(Source records)
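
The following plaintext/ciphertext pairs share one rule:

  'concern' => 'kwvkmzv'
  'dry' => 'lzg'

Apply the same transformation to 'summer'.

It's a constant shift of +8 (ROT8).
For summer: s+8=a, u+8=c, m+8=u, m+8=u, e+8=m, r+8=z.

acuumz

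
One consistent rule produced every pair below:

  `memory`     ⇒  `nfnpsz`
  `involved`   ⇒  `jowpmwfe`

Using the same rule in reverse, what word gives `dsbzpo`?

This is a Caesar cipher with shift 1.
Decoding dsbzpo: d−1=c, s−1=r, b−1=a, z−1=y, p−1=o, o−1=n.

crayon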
---
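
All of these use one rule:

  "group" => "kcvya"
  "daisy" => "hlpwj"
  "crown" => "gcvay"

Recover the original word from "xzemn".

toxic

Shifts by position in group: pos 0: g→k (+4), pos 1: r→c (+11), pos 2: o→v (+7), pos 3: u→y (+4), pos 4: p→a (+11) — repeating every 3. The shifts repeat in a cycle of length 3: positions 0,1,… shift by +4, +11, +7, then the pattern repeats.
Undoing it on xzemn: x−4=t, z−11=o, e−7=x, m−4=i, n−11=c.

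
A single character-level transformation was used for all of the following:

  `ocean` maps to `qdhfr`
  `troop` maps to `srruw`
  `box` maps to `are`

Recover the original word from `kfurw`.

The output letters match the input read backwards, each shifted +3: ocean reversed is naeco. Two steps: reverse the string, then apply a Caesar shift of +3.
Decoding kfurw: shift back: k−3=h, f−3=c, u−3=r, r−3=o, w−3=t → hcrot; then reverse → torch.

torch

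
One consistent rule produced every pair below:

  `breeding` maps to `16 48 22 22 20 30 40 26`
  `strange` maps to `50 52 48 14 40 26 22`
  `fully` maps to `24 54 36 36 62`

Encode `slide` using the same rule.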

→ WORK TASK: The answer is the run of lines above from the line containing "48 22 22 20" through the line containing "the same rule.", copied exactly and alone.

→ WRITTEN SOLUTION:
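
  `breeding` maps to `16 48 22 22 20 30 40 26`
  `strange` maps to `50 52 48 14 40 26 22`
  `fully` maps to `24 54 36 36 62`

Encode `slide` using the same rule.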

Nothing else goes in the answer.